Data supplied below:

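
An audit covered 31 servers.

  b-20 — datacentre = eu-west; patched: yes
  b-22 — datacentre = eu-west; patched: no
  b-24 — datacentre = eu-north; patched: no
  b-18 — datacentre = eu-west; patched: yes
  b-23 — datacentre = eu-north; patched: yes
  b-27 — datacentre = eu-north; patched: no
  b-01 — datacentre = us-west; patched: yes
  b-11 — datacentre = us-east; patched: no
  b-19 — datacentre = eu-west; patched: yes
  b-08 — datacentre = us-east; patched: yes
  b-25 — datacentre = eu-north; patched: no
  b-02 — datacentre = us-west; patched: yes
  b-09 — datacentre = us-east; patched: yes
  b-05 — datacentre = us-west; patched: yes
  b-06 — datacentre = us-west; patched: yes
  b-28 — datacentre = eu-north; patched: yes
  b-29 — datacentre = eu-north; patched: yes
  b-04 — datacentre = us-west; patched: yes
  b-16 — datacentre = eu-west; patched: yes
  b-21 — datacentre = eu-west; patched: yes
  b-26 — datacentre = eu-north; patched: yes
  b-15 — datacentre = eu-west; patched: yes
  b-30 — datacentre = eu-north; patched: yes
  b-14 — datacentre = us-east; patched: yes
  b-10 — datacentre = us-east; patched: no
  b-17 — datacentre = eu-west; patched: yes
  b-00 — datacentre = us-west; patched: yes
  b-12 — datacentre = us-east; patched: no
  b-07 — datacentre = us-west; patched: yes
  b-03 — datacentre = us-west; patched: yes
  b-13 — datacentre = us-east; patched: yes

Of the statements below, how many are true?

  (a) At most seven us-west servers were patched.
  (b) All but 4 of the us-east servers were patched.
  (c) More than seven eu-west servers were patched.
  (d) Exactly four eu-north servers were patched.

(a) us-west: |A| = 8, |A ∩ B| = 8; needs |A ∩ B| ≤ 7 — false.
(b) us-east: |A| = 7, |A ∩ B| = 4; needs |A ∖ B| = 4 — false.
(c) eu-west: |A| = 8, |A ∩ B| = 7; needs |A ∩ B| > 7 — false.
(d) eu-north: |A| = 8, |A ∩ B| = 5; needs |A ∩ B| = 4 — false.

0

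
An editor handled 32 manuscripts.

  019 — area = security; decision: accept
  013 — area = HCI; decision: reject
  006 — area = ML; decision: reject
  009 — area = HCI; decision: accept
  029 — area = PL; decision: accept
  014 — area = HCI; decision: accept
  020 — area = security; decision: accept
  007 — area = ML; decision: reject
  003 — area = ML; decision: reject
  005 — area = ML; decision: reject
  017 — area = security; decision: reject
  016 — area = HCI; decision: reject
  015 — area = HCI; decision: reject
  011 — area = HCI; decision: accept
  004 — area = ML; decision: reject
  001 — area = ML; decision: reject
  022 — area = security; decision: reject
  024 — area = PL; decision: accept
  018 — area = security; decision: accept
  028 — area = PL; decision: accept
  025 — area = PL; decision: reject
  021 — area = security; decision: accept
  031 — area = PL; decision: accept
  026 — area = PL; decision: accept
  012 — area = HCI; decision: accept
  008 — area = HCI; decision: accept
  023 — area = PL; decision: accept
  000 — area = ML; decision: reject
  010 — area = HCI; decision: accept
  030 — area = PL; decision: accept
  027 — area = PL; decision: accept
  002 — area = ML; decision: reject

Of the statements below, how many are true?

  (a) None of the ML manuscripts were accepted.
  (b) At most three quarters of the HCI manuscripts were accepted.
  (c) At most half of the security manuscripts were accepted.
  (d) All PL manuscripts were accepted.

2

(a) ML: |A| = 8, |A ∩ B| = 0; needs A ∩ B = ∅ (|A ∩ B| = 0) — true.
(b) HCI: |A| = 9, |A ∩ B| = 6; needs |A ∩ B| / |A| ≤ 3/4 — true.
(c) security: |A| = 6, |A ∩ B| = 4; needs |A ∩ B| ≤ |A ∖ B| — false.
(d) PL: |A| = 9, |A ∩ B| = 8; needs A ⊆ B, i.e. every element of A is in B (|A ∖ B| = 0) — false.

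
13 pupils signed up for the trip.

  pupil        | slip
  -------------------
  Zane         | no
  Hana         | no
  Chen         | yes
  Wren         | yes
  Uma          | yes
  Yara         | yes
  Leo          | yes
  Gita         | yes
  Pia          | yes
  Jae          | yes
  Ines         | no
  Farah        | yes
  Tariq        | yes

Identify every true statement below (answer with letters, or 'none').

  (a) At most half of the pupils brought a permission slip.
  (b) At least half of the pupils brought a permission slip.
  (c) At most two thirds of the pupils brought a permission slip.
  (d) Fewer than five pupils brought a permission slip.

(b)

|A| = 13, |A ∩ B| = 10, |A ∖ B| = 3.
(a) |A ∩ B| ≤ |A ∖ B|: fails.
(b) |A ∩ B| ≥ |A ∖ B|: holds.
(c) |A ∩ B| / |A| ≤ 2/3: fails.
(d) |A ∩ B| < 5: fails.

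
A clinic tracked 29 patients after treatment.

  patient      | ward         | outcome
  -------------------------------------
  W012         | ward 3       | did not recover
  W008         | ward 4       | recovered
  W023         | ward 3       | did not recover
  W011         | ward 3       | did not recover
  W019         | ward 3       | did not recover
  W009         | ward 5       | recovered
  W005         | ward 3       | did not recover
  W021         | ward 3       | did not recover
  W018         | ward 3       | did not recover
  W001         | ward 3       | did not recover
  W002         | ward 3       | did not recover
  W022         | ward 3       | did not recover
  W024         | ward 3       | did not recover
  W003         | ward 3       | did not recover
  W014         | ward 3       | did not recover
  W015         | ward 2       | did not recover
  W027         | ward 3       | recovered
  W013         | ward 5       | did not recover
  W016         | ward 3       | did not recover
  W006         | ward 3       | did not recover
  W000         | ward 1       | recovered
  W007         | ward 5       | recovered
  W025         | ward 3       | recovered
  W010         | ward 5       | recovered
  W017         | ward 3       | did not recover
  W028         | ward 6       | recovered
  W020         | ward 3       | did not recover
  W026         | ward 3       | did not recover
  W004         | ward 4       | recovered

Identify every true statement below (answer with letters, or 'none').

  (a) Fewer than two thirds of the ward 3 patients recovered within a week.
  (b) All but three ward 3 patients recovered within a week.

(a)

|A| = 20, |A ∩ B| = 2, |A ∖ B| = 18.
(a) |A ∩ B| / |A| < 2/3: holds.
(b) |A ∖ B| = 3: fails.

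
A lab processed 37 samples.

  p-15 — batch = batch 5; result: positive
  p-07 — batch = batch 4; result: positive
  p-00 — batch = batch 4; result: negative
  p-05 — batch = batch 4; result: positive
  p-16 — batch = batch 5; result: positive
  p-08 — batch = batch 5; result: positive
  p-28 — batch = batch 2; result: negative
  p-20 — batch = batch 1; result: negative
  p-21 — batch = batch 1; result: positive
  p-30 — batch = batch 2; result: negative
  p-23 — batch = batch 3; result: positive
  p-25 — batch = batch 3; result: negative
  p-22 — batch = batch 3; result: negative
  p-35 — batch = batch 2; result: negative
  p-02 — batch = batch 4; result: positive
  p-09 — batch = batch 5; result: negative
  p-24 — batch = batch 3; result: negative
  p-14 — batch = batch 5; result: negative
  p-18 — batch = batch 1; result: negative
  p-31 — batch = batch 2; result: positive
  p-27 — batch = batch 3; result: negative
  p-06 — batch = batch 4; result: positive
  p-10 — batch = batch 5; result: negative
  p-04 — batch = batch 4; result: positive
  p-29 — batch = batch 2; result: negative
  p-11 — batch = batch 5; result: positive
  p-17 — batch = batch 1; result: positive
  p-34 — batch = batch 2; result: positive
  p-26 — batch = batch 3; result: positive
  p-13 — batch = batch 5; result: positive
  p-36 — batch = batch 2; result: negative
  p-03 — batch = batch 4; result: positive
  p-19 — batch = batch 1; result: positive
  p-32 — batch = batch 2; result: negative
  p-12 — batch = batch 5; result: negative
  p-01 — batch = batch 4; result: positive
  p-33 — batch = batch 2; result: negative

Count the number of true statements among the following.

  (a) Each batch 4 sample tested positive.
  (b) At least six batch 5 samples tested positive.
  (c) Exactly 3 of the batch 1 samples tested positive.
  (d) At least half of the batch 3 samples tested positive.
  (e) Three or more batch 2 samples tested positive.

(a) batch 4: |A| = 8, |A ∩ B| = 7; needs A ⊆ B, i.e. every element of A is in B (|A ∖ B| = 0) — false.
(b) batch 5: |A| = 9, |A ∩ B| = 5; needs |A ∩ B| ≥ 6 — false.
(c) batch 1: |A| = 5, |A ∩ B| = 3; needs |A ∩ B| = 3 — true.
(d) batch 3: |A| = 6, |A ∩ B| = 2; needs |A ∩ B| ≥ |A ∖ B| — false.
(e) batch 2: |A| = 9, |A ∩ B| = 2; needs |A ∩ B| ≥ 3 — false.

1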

End of Data supplied.

**Required work:** Search the listing above for the lines with "b-17 — datacentre = eu-west; patched: yes" and "b-13 — datacentre = us-east; patched: yes", then output those lines and all lines between them exactly.

**Response to this exercise:**
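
  b-17 — datacentre = eu-west; patched: yes
  b-00 — datacentre = us-west; patched: yes
  b-12 — datacentre = us-east; patched: no
  b-07 — datacentre = us-west; patched: yes
  b-03 — datacentre = us-west; patched: yes
  b-13 — datacentre = us-east; patched: yes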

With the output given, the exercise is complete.